What is required: Give back the material word for word, every line included.

Data supplied:
++++++++++++++++++++

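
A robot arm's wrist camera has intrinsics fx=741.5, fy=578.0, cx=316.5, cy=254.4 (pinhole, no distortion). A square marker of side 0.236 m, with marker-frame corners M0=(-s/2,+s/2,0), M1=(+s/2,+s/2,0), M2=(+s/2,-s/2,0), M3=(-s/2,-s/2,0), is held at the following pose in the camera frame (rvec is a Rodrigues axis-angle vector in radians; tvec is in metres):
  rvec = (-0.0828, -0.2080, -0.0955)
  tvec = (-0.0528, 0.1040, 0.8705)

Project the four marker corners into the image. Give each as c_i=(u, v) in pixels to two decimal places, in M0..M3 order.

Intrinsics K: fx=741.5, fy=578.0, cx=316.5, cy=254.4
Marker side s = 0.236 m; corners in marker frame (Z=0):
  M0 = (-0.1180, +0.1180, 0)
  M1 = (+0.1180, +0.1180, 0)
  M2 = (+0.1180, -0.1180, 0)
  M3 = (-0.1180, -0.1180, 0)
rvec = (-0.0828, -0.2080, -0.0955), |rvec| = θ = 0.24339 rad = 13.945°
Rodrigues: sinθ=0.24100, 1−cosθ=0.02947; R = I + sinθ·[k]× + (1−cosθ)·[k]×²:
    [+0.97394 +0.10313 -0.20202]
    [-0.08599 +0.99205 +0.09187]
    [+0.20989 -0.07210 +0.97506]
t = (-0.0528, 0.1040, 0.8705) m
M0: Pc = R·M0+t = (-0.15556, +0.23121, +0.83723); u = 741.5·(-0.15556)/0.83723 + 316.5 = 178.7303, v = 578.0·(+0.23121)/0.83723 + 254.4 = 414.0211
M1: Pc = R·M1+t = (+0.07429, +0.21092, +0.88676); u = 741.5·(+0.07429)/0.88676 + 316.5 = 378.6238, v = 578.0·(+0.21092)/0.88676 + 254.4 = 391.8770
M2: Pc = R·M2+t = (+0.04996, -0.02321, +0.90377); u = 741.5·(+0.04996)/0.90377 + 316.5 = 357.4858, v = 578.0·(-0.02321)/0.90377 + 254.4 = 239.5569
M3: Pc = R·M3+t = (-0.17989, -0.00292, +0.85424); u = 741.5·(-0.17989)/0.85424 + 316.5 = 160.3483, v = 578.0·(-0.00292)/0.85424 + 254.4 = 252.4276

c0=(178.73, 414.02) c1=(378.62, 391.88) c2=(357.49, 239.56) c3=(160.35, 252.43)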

++++++++++++++++++++

Expected output:
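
A robot arm's wrist camera has intrinsics fx=741.5, fy=578.0, cx=316.5, cy=254.4 (pinhole, no distortion). A square marker of side 0.236 m, with marker-frame corners M0=(-s/2,+s/2,0), M1=(+s/2,+s/2,0), M2=(+s/2,-s/2,0), M3=(-s/2,-s/2,0), is held at the following pose in the camera frame (rvec is a Rodrigues axis-angle vector in radians; tvec is in metres):
  rvec = (-0.0828, -0.2080, -0.0955)
  tvec = (-0.0528, 0.1040, 0.8705)

Project the four marker corners into the image. Give each as c_i=(u, v) in pixels to two decimal places, in M0..M3 order.

Intrinsics K: fx=741.5, fy=578.0, cx=316.5, cy=254.4
Marker side s = 0.236 m; corners in marker frame (Z=0):
  M0 = (-0.1180, +0.1180, 0)
  M1 = (+0.1180, +0.1180, 0)
  M2 = (+0.1180, -0.1180, 0)
  M3 = (-0.1180, -0.1180, 0)
rvec = (-0.0828, -0.2080, -0.0955), |rvec| = θ = 0.24339 rad = 13.945°
Rodrigues: sinθ=0.24100, 1−cosθ=0.02947; R = I + sinθ·[k]× + (1−cosθ)·[k]×²:
    [+0.97394 +0.10313 -0.20202]
    [-0.08599 +0.99205 +0.09187]
    [+0.20989 -0.07210 +0.97506]
t = (-0.0528, 0.1040, 0.8705) m
M0: Pc = R·M0+t = (-0.15556, +0.23121, +0.83723); u = 741.5·(-0.15556)/0.83723 + 316.5 = 178.7303, v = 578.0·(+0.23121)/0.83723 + 254.4 = 414.0211
M1: Pc = R·M1+t = (+0.07429, +0.21092, +0.88676); u = 741.5·(+0.07429)/0.88676 + 316.5 = 378.6238, v = 578.0·(+0.21092)/0.88676 + 254.4 = 391.8770
M2: Pc = R·M2+t = (+0.04996, -0.02321, +0.90377); u = 741.5·(+0.04996)/0.90377 + 316.5 = 357.4858, v = 578.0·(-0.02321)/0.90377 + 254.4 = 239.5569
M3: Pc = R·M3+t = (-0.17989, -0.00292, +0.85424); u = 741.5·(-0.17989)/0.85424 + 316.5 = 160.3483, v = 578.0·(-0.00292)/0.85424 + 254.4 = 252.4276

c0=(178.73, 414.02) c1=(378.62, 391.88) c2=(357.49, 239.56) c3=(160.35, 252.43)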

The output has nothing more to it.